= Given records =
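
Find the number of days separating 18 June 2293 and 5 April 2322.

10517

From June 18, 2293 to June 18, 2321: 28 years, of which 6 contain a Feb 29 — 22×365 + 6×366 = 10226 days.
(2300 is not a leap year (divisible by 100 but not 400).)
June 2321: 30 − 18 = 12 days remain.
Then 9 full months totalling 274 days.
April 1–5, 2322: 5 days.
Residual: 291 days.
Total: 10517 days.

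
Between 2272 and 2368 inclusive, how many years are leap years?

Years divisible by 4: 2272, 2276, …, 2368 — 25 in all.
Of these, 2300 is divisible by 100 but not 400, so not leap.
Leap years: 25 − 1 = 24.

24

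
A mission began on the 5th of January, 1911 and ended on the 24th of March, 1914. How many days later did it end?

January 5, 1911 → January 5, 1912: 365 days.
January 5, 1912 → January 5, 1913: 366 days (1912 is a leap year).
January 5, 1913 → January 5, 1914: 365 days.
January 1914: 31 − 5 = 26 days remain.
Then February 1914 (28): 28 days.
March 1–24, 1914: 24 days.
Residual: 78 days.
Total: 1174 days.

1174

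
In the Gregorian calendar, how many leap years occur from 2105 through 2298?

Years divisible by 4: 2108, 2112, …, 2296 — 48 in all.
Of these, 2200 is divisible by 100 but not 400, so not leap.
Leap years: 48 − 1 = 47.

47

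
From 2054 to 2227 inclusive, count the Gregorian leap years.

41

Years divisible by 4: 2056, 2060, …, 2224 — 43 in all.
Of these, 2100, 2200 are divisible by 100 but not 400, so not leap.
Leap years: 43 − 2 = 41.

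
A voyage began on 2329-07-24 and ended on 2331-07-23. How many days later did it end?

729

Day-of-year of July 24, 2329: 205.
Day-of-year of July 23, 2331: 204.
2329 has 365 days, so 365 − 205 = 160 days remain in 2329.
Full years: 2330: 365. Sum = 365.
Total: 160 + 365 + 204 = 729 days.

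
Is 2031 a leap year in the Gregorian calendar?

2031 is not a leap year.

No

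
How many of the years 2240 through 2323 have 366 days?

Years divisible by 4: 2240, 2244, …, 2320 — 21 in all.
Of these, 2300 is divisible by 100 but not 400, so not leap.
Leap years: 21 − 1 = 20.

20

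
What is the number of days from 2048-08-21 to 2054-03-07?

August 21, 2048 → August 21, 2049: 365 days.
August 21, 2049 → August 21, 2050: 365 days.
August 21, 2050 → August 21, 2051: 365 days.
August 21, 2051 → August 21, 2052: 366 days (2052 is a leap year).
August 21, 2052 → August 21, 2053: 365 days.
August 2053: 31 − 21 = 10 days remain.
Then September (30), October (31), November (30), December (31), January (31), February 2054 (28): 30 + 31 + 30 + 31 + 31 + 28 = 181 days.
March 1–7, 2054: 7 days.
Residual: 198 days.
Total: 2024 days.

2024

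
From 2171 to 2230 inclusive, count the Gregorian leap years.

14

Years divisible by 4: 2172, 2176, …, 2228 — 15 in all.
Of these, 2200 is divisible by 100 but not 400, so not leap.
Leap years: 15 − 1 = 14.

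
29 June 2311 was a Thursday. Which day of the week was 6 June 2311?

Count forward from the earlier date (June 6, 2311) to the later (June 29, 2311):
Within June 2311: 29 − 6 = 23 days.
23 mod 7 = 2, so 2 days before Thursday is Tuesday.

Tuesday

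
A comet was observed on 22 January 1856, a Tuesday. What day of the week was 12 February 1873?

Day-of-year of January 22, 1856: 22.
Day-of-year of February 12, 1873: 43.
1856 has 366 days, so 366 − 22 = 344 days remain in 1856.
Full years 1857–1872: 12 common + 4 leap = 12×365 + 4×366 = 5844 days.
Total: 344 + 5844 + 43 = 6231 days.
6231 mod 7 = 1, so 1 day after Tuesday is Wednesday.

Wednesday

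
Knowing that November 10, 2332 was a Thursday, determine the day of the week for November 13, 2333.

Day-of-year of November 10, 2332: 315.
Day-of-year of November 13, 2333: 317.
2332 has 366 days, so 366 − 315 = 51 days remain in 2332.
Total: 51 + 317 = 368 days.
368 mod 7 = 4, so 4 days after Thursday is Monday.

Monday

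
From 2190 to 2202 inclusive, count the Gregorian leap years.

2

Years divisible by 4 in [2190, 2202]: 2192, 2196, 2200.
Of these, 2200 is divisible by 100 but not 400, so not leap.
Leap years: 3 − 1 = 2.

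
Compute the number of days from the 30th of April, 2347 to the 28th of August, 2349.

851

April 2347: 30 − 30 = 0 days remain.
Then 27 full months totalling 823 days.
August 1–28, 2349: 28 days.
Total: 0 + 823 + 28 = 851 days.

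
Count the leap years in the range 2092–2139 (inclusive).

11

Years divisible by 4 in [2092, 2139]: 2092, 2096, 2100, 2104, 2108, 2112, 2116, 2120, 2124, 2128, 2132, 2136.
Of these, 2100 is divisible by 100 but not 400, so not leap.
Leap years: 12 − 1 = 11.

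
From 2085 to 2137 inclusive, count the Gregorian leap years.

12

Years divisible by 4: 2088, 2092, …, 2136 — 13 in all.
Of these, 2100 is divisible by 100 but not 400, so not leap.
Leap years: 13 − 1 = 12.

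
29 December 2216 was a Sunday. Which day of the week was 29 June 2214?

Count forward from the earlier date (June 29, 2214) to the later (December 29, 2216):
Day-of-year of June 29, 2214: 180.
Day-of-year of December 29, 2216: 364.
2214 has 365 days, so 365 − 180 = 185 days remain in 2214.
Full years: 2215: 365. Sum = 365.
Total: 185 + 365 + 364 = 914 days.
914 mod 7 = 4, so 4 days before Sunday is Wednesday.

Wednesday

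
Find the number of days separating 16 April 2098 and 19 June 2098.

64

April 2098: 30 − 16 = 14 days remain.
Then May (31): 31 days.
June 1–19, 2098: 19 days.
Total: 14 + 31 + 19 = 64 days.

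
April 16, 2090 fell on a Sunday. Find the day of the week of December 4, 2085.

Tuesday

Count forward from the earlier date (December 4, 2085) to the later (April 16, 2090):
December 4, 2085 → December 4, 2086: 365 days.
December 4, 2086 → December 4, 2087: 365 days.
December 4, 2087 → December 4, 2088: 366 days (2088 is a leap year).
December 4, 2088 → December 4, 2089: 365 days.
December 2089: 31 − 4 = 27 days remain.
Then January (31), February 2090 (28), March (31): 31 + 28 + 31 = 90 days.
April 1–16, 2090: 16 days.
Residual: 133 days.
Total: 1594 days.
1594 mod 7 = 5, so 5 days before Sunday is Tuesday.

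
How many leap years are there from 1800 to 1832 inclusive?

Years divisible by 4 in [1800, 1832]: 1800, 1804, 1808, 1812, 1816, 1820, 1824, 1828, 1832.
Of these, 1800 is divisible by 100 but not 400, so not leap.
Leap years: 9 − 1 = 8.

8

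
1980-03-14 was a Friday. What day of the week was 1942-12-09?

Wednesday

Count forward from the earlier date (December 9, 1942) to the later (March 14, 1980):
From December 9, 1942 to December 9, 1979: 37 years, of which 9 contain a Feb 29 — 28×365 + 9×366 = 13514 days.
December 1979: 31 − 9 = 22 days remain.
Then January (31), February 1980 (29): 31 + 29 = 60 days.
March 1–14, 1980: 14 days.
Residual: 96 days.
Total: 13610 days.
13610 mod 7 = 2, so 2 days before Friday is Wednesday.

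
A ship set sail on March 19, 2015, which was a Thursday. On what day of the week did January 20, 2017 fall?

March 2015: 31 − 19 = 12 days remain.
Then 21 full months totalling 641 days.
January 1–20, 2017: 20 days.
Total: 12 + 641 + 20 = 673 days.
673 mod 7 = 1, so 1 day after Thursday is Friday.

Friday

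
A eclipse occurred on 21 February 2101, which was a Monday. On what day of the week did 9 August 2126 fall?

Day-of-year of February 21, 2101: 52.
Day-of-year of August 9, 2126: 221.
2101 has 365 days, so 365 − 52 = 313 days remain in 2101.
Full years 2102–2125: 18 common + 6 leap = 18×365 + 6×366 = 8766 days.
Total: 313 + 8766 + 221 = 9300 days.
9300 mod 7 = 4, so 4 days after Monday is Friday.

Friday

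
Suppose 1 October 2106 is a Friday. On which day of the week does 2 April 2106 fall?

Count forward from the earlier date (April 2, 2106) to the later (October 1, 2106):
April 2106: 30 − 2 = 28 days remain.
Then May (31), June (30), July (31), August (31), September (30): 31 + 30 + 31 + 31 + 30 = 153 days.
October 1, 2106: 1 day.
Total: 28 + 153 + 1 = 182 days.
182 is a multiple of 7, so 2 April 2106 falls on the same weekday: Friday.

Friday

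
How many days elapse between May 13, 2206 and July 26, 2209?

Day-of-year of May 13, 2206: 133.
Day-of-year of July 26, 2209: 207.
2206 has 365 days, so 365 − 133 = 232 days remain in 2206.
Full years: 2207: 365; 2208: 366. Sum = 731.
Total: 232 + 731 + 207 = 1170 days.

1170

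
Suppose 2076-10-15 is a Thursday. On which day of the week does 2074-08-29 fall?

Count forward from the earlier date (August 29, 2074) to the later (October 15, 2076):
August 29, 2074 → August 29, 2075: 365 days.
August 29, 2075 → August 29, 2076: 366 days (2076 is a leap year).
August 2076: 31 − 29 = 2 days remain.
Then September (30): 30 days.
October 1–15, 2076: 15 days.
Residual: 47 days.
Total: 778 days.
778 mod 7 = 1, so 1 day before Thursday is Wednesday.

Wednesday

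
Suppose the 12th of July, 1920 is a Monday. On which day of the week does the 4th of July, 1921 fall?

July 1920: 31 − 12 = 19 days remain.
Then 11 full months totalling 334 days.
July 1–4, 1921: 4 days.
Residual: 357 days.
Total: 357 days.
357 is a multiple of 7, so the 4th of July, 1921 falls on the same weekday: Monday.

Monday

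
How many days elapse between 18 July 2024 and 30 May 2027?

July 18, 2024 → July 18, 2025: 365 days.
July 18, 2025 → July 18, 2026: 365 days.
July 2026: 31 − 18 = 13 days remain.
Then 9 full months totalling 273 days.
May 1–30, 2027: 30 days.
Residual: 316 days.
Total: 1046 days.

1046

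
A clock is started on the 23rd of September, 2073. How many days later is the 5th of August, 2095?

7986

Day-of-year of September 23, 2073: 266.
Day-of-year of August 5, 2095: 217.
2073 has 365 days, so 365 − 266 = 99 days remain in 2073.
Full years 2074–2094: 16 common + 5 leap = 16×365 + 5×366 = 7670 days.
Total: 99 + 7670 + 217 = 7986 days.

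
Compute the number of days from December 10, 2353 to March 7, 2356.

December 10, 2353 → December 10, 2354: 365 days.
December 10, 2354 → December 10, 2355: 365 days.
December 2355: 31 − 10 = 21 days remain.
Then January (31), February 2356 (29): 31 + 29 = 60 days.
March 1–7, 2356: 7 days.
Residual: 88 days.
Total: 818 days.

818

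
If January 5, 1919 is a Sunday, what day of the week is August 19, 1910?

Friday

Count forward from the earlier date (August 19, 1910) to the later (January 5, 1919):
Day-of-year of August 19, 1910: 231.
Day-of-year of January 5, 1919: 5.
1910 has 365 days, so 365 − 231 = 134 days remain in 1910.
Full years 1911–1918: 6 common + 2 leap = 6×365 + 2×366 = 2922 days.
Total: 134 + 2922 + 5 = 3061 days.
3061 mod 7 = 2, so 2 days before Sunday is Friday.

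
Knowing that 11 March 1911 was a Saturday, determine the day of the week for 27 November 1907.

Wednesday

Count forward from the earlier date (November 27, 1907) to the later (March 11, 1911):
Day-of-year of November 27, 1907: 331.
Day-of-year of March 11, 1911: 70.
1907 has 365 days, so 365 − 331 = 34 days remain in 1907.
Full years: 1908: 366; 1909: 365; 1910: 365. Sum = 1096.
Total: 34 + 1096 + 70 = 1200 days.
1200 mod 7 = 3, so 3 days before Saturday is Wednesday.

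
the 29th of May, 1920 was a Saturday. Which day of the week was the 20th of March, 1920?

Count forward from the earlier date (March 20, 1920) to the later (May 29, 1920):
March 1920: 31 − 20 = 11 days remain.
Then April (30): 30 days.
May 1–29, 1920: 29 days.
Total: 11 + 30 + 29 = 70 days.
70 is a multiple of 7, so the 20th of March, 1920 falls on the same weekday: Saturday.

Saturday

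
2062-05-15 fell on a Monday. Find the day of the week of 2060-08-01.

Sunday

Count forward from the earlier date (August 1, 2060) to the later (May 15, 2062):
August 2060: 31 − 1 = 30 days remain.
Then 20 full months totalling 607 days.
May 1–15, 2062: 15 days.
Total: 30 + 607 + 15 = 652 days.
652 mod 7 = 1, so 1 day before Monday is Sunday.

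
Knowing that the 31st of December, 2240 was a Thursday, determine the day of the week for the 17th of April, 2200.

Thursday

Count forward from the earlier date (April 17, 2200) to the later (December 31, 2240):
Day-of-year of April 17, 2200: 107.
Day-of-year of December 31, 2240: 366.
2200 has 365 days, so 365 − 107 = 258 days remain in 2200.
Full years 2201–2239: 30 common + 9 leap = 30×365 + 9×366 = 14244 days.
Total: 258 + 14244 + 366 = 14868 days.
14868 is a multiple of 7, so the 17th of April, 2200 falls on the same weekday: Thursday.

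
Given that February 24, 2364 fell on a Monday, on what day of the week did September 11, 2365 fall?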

= Assignment =
Your answer must be the line holding "Knowing that the" plus every later line to the end of the records, copied exactly.

= Written response =
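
Knowing that the 31st of December, 2240 was a Thursday, determine the day of the week for the 17th of April, 2200.

Thursday

Count forward from the earlier date (April 17, 2200) to the later (December 31, 2240):
Day-of-year of April 17, 2200: 107.
Day-of-year of December 31, 2240: 366.
2200 has 365 days, so 365 − 107 = 258 days remain in 2200.
Full years 2201–2239: 30 common + 9 leap = 30×365 + 9×366 = 14244 days.
Total: 258 + 14244 + 366 = 14868 days.
14868 is a multiple of 7, so the 17th of April, 2200 falls on the same weekday: Thursday.

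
Given that February 24, 2364 fell on a Monday, on what day of the week did September 11, 2365 fall?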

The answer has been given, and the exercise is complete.